**Problem description**
You are asked to write out the entries exactly as they are given.

══ Records ══

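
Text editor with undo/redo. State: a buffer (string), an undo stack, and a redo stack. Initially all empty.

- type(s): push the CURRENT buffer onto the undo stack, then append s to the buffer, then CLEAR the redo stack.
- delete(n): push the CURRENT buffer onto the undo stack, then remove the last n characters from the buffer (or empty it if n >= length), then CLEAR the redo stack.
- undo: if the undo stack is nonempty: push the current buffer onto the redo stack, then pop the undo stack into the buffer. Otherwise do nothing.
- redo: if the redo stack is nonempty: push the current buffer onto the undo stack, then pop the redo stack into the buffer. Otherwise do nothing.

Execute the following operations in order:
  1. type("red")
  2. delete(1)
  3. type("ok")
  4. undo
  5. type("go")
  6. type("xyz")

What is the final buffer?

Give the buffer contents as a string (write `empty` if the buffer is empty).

After op 1 (type): buf='red' undo_depth=1 redo_depth=0
After op 2 (delete): buf='re' undo_depth=2 redo_depth=0
After op 3 (type): buf='reok' undo_depth=3 redo_depth=0
After op 4 (undo): buf='re' undo_depth=2 redo_depth=1
After op 5 (type): buf='rego' undo_depth=3 redo_depth=0
After op 6 (type): buf='regoxyz' undo_depth=4 redo_depth=0

Answer: regoxyz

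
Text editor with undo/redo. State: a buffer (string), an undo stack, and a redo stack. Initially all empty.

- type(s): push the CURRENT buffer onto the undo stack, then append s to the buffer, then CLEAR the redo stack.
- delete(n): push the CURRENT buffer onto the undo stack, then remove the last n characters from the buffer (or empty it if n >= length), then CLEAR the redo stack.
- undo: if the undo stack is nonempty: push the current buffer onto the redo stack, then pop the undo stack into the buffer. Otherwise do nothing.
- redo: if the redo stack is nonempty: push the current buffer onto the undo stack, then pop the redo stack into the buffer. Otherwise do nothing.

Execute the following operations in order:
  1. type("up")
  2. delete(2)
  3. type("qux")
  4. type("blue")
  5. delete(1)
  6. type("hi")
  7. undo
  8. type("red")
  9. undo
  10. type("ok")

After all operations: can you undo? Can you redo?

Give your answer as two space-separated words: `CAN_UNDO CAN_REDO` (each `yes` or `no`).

After op 1 (type): buf='up' undo_depth=1 redo_depth=0
After op 2 (delete): buf='(empty)' undo_depth=2 redo_depth=0
After op 3 (type): buf='qux' undo_depth=3 redo_depth=0
After op 4 (type): buf='quxblue' undo_depth=4 redo_depth=0
After op 5 (delete): buf='quxblu' undo_depth=5 redo_depth=0
After op 6 (type): buf='quxbluhi' undo_depth=6 redo_depth=0
After op 7 (undo): buf='quxblu' undo_depth=5 redo_depth=1
After op 8 (type): buf='quxblured' undo_depth=6 redo_depth=0
After op 9 (undo): buf='quxblu' undo_depth=5 redo_depth=1
After op 10 (type): buf='quxbluok' undo_depth=6 redo_depth=0

Answer: yes no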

═══

**Solved exercise**
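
Text editor with undo/redo. State: a buffer (string), an undo stack, and a redo stack. Initially all empty.

- type(s): push the CURRENT buffer onto the undo stack, then append s to the buffer, then CLEAR the redo stack.
- delete(n): push the CURRENT buffer onto the undo stack, then remove the last n characters from the buffer (or empty it if n >= length), then CLEAR the redo stack.
- undo: if the undo stack is nonempty: push the current buffer onto the redo stack, then pop the undo stack into the buffer. Otherwise do nothing.
- redo: if the redo stack is nonempty: push the current buffer onto the undo stack, then pop the redo stack into the buffer. Otherwise do nothing.

Execute the following operations in order:
  1. type("red")
  2. delete(1)
  3. type("ok")
  4. undo
  5. type("go")
  6. type("xyz")

What is the final buffer?

Give the buffer contents as a string (write `empty` if the buffer is empty).

After op 1 (type): buf='red' undo_depth=1 redo_depth=0
After op 2 (delete): buf='re' undo_depth=2 redo_depth=0
After op 3 (type): buf='reok' undo_depth=3 redo_depth=0
After op 4 (undo): buf='re' undo_depth=2 redo_depth=1
After op 5 (type): buf='rego' undo_depth=3 redo_depth=0
After op 6 (type): buf='regoxyz' undo_depth=4 redo_depth=0

Answer: regoxyz

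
Text editor with undo/redo. State: a buffer (string), an undo stack, and a redo stack. Initially all empty.

- type(s): push the CURRENT buffer onto the undo stack, then append s to the buffer, then CLEAR the redo stack.
- delete(n): push the CURRENT buffer onto the undo stack, then remove the last n characters from the buffer (or empty it if n >= length), then CLEAR the redo stack.
- undo: if the undo stack is nonempty: push the current buffer onto the redo stack, then pop the undo stack into the buffer. Otherwise do nothing.
- redo: if the redo stack is nonempty: push the current buffer onto the undo stack, then pop the redo stack into the buffer. Otherwise do nothing.

Execute the following operations in order:
  1. type("up")
  2. delete(2)
  3. type("qux")
  4. type("blue")
  5. delete(1)
  6. type("hi")
  7. undo
  8. type("red")
  9. undo
  10. type("ok")

After all operations: can you undo? Can you redo?

Give your answer as two space-separated words: `CAN_UNDO CAN_REDO` (each `yes` or `no`).

After op 1 (type): buf='up' undo_depth=1 redo_depth=0
After op 2 (delete): buf='(empty)' undo_depth=2 redo_depth=0
After op 3 (type): buf='qux' undo_depth=3 redo_depth=0
After op 4 (type): buf='quxblue' undo_depth=4 redo_depth=0
After op 5 (delete): buf='quxblu' undo_depth=5 redo_depth=0
After op 6 (type): buf='quxbluhi' undo_depth=6 redo_depth=0
After op 7 (undo): buf='quxblu' undo_depth=5 redo_depth=1
After op 8 (type): buf='quxblured' undo_depth=6 redo_depth=0
After op 9 (undo): buf='quxblu' undo_depth=5 redo_depth=1
After op 10 (type): buf='quxbluok' undo_depth=6 redo_depth=0

Answer: yes no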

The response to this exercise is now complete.